**TASK REQUIREMENTS**
Your reply should consist solely of the lines from the one containing "Let x' = -x" through the end of the data, restated word for word.

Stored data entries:

▬▬▬▬▬▬▬▬▬▬

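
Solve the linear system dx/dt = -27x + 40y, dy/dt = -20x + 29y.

x(t) = 3K_1e^(t)sin(4t) + K_1e^(t)cos(4t) + K_2e^(t)sin(4t) - 3K_2e^(t)cos(4t), y(t) = 2K_1e^(t)sin(4t) + K_1e^(t)cos(4t) + K_2e^(t)sin(4t) - 2K_2e^(t)cos(4t)

Coefficient matrix A = [[-27, 40], [-20, 29]].
Characteristic polynomial det(A - λI) = λ^2 - 2λ + 17 = 0.
Eigenvalues λ = 1 ± 4i (complex conjugate pair).
For λ=1+4i: an eigenvector is (1,1) - i(3,2) = (1 - 3i, 1 - 2i).
A real fundamental pair from Re and Im of e^((1+4i)t)v: X_1 = e^(t)(cos(4t)·(1,1) + sin(4t)·(3,2)), X_2 = e^(t)(sin(4t)·(1,1) - cos(4t)·(3,2)).
General solution: K_1X_1 + K_2X_2.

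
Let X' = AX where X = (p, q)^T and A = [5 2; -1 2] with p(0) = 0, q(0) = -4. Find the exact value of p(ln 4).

A = [[5,2],[-1,2]]; eigenvalues λ = 4, 3.
Eigenvectors: (2,-1) for λ=4, (-1,1) for λ=3.
From the initial condition, c_1 = -4, c_2 = -8.
p(ln 4) = (-4)(4^4)(2) + (-8)(4^3)(-1) = -1536.

-1536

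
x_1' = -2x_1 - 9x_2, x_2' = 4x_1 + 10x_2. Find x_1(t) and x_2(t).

x_1(t) = 3c_1e^(4t) + 3c_2te^(4t) + c_2e^(4t), x_2(t) = -2c_1e^(4t) - 2c_2te^(4t) - c_2e^(4t)

Coefficient matrix A = [[-2, -9], [4, 10]].
Characteristic polynomial det(A - λI) = λ^2 - 8λ + 16 = 0.
Single eigenvalue λ = 4 with algebraic multiplicity 2.
Eigenvector v = (3,-2); generalized eigenvector w with (A-λI)w=v is (1,-1).
General solution: e^(4t)[c_1·v + c_2·(t·v + w)].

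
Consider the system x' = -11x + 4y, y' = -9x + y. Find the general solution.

Coefficient matrix A = [[-11, 4], [-9, 1]].
Characteristic polynomial det(A - λI) = λ^2 + 10λ + 25 = 0.
Single eigenvalue λ = -5 with algebraic multiplicity 2.
Eigenvector v = (2,3); generalized eigenvector w with (A-λI)w=v is (1,2).
General solution: e^(-5t)[K_1·v + K_2·(t·v + w)].

x(t) = 2K_1e^(-5t) + 2K_2te^(-5t) + K_2e^(-5t), y(t) = 3K_1e^(-5t) + 3K_2te^(-5t) + 2K_2e^(-5t)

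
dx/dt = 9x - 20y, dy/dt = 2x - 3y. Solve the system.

Coefficient matrix A = [[9, -20], [2, -3]].
Characteristic polynomial det(A - λI) = λ^2 - 6λ + 13 = 0.
Eigenvalues λ = 3 ± 2i (complex conjugate pair).
For λ=3+2i: an eigenvector is (-3,-1) - i(1,0) = (-3 - i, -1).
A real fundamental pair from Re and Im of e^((3+2i)t)v: X_1 = e^(3t)(cos(2t)·(-3,-1) + sin(2t)·(1,0)), X_2 = e^(3t)(sin(2t)·(-3,-1) - cos(2t)·(1,0)).
General solution: C_1X_1 + C_2X_2.

x(t) = C_1e^(3t)sin(2t) - 3C_1e^(3t)cos(2t) - 3C_2e^(3t)sin(2t) - C_2e^(3t)cos(2t), y(t) = -C_1e^(3t)cos(2t) - C_2e^(3t)sin(2t)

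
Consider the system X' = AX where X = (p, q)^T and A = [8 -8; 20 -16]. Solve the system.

Coefficient matrix A = [[8, -8], [20, -16]].
Characteristic polynomial det(A - λI) = λ^2 + 8λ + 32 = 0.
Eigenvalues λ = -4 ± 4i (complex conjugate pair).
For λ=-4+4i: an eigenvector is (-1,-1) - i(-1,-2) = (-1 + i, -1 + 2i).
A real fundamental pair from Re and Im of e^((-4+4i)t)v: X_1 = e^(-4t)(cos(4t)·(-1,-1) + sin(4t)·(-1,-2)), X_2 = e^(-4t)(sin(4t)·(-1,-1) - cos(4t)·(-1,-2)).
General solution: C_1X_1 + C_2X_2.

p(t) = -C_1e^(-4t)sin(4t) - C_1e^(-4t)cos(4t) - C_2e^(-4t)sin(4t) + C_2e^(-4t)cos(4t), q(t) = -2C_1e^(-4t)sin(4t) - C_1e^(-4t)cos(4t) - C_2e^(-4t)sin(4t) + 2C_2e^(-4t)cos(4t)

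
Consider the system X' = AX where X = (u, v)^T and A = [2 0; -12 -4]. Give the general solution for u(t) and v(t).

u(t) = C_2e^(2t), v(t) = -C_1e^(-4t) - 2C_2e^(2t)

Coefficient matrix A = [[2, 0], [-12, -4]].
Characteristic polynomial det(A - λI) = λ^2 + 2λ - 8 = 0.
Eigenvalues λ = -4, 2.
For λ=-4: (A-λI) row 1 is [6, 0], so an eigenvector is (0, -1).
For λ=2: (A-λI) row 2 is [-12, -6], so an eigenvector is (1, -2).
General solution: C_1e^(-4t)(0,-1) + C_2e^(2t)(1,-2).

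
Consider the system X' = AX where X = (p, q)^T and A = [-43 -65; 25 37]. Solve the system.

Coefficient matrix A = [[-43, -65], [25, 37]].
Characteristic polynomial det(A - λI) = λ^2 + 6λ + 34 = 0.
Eigenvalues λ = -3 ± 5i (complex conjugate pair).
For λ=-3+5i: an eigenvector is (-2,1) - i(3,-2) = (-2 - 3i, 1 + 2i).
A real fundamental pair from Re and Im of e^((-3+5i)t)v: X_1 = e^(-3t)(cos(5t)·(-2,1) + sin(5t)·(3,-2)), X_2 = e^(-3t)(sin(5t)·(-2,1) - cos(5t)·(3,-2)).
General solution: C_1X_1 + C_2X_2.

p(t) = 3C_1e^(-3t)sin(5t) - 2C_1e^(-3t)cos(5t) - 2C_2e^(-3t)sin(5t) - 3C_2e^(-3t)cos(5t), q(t) = -2C_1e^(-3t)sin(5t) + C_1e^(-3t)cos(5t) + C_2e^(-3t)sin(5t) + 2C_2e^(-3t)cos(5t)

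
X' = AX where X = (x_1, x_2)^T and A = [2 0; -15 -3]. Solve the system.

Coefficient matrix A = [[2, 0], [-15, -3]].
Characteristic polynomial det(A - λI) = λ^2 + λ - 6 = 0.
Eigenvalues λ = -3, 2.
For λ=-3: (A-λI) row 1 is [5, 0], so an eigenvector is (0, 1).
For λ=2: (A-λI) row 2 is [-15, -5], so an eigenvector is (1, -3).
General solution: K_1e^(-3t)(0,1) + K_2e^(2t)(1,-3).

x_1(t) = K_2e^(2t), x_2(t) = K_1e^(-3t) - 3K_2e^(2t)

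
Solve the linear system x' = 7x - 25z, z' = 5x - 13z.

Coefficient matrix A = [[7, -25], [5, -13]].
Characteristic polynomial det(A - λI) = λ^2 + 6λ + 34 = 0.
Eigenvalues λ = -3 ± 5i (complex conjugate pair).
For λ=-3+5i: an eigenvector is (1,0) - i(2,1) = (1 - 2i, 0 - i).
A real fundamental pair from Re and Im of e^((-3+5i)t)v: X_1 = e^(-3t)(cos(5t)·(1,0) + sin(5t)·(2,1)), X_2 = e^(-3t)(sin(5t)·(1,0) - cos(5t)·(2,1)).
General solution: c_1X_1 + c_2X_2.

x(t) = 2c_1e^(-3t)sin(5t) + c_1e^(-3t)cos(5t) + c_2e^(-3t)sin(5t) - 2c_2e^(-3t)cos(5t), z(t) = c_1e^(-3t)sin(5t) - c_2e^(-3t)cos(5t)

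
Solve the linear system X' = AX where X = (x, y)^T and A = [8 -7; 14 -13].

x(t) = K_1e^(t) + K_2e^(-6t), y(t) = K_1e^(t) + 2K_2e^(-6t)

Coefficient matrix A = [[8, -7], [14, -13]].
Characteristic polynomial det(A - λI) = λ^2 + 5λ - 6 = 0.
Eigenvalues λ = 1, -6.
For λ=1: (A-λI) row 1 is [7, -7], so an eigenvector is (1, 1).
For λ=-6: (A-λI) row 1 is [14, -7], so an eigenvector is (1, 2).
General solution: K_1e^(t)(1,1) + K_2e^(-6t)(1,2).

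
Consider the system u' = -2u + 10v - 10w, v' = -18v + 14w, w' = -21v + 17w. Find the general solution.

Coefficient matrix A = [[-2, 10, -10], [0, -18, 14], [0, -21, 17]].
det(A - λI) = 0 gives eigenvalues λ = -2, -4, 3.
For λ=-2: eigenvector (1,0,0).
For λ=-4: eigenvector (0,1,1).
For λ=3: eigenvector (-2,2,3).
General solution: c_1e^(-2t)(1,0,0) + c_2e^(-4t)(0,1,1) + c_3e^(3t)(-2,2,3).

u(t) = c_1e^(-2t) - 2c_3e^(3t), v(t) = c_2e^(-4t) + 2c_3e^(3t), w(t) = c_2e^(-4t) + 3c_3e^(3t)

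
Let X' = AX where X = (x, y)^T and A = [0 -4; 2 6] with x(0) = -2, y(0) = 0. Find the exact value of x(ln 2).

A = [[0,-4],[2,6]]; eigenvalues λ = 4, 2.
Eigenvectors: (-1,1) for λ=4, (-2,1) for λ=2.
From the initial condition, c_1 = -2, c_2 = 2.
x(ln 2) = (-2)(2^4)(-1) + (2)(2^2)(-2) = 16.

16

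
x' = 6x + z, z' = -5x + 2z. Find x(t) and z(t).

Coefficient matrix A = [[6, 1], [-5, 2]].
Characteristic polynomial det(A - λI) = λ^2 - 8λ + 17 = 0.
Eigenvalues λ = 4 ± i (complex conjugate pair).
For λ=4+i: an eigenvector is (0,-1) - i(-1,2) = (0 + i, -1 - 2i).
A real fundamental pair from Re and Im of e^((4+i)t)v: X_1 = e^(4t)(cos(t)·(0,-1) + sin(t)·(-1,2)), X_2 = e^(4t)(sin(t)·(0,-1) - cos(t)·(-1,2)).
General solution: C_1X_1 + C_2X_2.

x(t) = -C_1e^(4t)sin(t) + C_2e^(4t)cos(t), z(t) = 2C_1e^(4t)sin(t) - C_1e^(4t)cos(t) - C_2e^(4t)sin(t) - 2C_2e^(4t)cos(t)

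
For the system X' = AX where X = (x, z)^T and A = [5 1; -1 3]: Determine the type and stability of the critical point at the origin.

unstable improper node

A = [[5,1],[-1,3]]; det(A-λI) = λ^2 - 8λ + 16.
repeated λ = 4 with a single eigenvector.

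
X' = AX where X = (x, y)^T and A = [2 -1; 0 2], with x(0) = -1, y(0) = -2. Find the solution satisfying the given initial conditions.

Coefficient matrix A = [[2, -1], [0, 2]].
Characteristic polynomial det(A - λI) = λ^2 - 4λ + 4 = 0.
Single eigenvalue λ = 2 with algebraic multiplicity 2.
Eigenvector v = (-1,0); generalized eigenvector w with (A-λI)w=v is (3,1).
General solution: e^(2t)[c_1·v + c_2·(t·v + w)].
Applying x(0)=-1, y(0)=-2 gives c_1=-5, c_2=-2.

x(t) = 2te^(2t) - e^(2t), y(t) = -2e^(2t)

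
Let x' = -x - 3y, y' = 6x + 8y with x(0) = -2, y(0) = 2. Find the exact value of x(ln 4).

A = [[-1,-3],[6,8]]; eigenvalues λ = 5, 2.
Eigenvectors: (-1,2) for λ=5, (1,-1) for λ=2.
From the initial condition, c_1 = 0, c_2 = -2.
x(ln 4) = (0)(4^5)(-1) + (-2)(4^2)(1) = -32.

-32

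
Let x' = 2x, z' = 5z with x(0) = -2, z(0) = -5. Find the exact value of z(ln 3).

A = [[2,0],[0,5]]; eigenvalues λ = 5, 2.
Eigenvectors: (0,1) for λ=5, (-1,0) for λ=2.
From the initial condition, c_1 = -5, c_2 = 2.
z(ln 3) = (-5)(3^5)(1) + (2)(3^2)(0) = -1215.

-1215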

▬▬▬▬▬▬▬▬▬▬

**SOLUTION TO THE EXERCISE**
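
Let x' = -x - 3y, y' = 6x + 8y with x(0) = -2, y(0) = 2. Find the exact value of x(ln 4).

A = [[-1,-3],[6,8]]; eigenvalues λ = 5, 2.
Eigenvectors: (-1,2) for λ=5, (1,-1) for λ=2.
From the initial condition, c_1 = 0, c_2 = -2.
x(ln 4) = (0)(4^5)(-1) + (-2)(4^2)(1) = -32.

-32

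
Let x' = 2x, z' = 5z with x(0) = -2, z(0) = -5. Find the exact value of z(ln 3).

A = [[2,0],[0,5]]; eigenvalues λ = 5, 2.
Eigenvectors: (0,1) for λ=5, (-1,0) for λ=2.
From the initial condition, c_1 = -5, c_2 = 2.
z(ln 3) = (-5)(3^5)(1) + (2)(3^2)(0) = -1215.

-1215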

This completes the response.